- ACTIVITY
Starting at the line that holds "Convert the instant", transcribe every line to the end of the data exactly; include no other lines.

- TASK DATA
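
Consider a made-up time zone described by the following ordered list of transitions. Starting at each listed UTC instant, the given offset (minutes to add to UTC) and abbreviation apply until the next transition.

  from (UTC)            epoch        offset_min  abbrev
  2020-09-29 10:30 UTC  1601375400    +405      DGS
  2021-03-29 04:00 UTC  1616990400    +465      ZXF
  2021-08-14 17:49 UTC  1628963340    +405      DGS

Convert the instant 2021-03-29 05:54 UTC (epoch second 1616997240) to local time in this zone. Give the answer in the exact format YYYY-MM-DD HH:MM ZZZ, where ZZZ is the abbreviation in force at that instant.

2021-03-29 13:39 ZXF

Query: 2021-03-29 05:54 UTC
Rule 2/3 (ZXF, +07:45): 2021-03-29 04:00 UTC ≤ query < 2021-08-14 17:49 UTC
5·60 + 54 + 465 = 819 min
819 = 0·1440 + 819; 819 = 13·60 + 39 → 13:39, same day
→ 2021-03-29 13:39 ZXF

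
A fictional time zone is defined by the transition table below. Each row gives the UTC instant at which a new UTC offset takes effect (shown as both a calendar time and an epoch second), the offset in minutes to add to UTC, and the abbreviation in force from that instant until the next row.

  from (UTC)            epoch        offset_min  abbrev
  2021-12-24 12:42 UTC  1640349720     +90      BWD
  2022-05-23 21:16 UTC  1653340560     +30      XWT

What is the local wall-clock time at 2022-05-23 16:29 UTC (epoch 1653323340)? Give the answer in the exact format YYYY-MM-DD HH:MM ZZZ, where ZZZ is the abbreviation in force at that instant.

Query: 2022-05-23 16:29 UTC
Rule 1/2 (BWD, +01:30): 2021-12-24 12:42 UTC ≤ query < 2022-05-23 21:16 UTC
16·60 + 29 + 90 = 1079 min
1079 = 0·1440 + 1079; 1079 = 17·60 + 59 → 17:59, same day
→ 2022-05-23 17:59 BWD

2022-05-23 17:59 BWD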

- ANSWER FOR THE TASK
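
Convert the instant 2021-03-29 05:54 UTC (epoch second 1616997240) to local time in this zone. Give the answer in the exact format YYYY-MM-DD HH:MM ZZZ, where ZZZ is the abbreviation in force at that instant.

2021-03-29 13:39 ZXF

Query: 2021-03-29 05:54 UTC
Rule 2/3 (ZXF, +07:45): 2021-03-29 04:00 UTC ≤ query < 2021-08-14 17:49 UTC
5·60 + 54 + 465 = 819 min
819 = 0·1440 + 819; 819 = 13·60 + 39 → 13:39, same day
→ 2021-03-29 13:39 ZXF

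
A fictional time zone is defined by the transition table below. Each row gives the UTC instant at which a new UTC offset takes effect (shown as both a calendar time and an epoch second), the offset in minutes to add to UTC, and the abbreviation in force from that instant until the next row.

  from (UTC)            epoch        offset_min  abbrev
  2021-12-24 12:42 UTC  1640349720     +90      BWD
  2022-05-23 21:16 UTC  1653340560     +30      XWT

What is the local wall-clock time at 2022-05-23 16:29 UTC (epoch 1653323340)? Give the answer in the exact format YYYY-MM-DD HH:MM ZZZ, where ZZZ is the abbreviation in force at that instant.

Query: 2022-05-23 16:29 UTC
Rule 1/2 (BWD, +01:30): 2021-12-24 12:42 UTC ≤ query < 2022-05-23 21:16 UTC
16·60 + 29 + 90 = 1079 min
1079 = 0·1440 + 1079; 1079 = 17·60 + 59 → 17:59, same day
→ 2022-05-23 17:59 BWD

2022-05-23 17:59 BWD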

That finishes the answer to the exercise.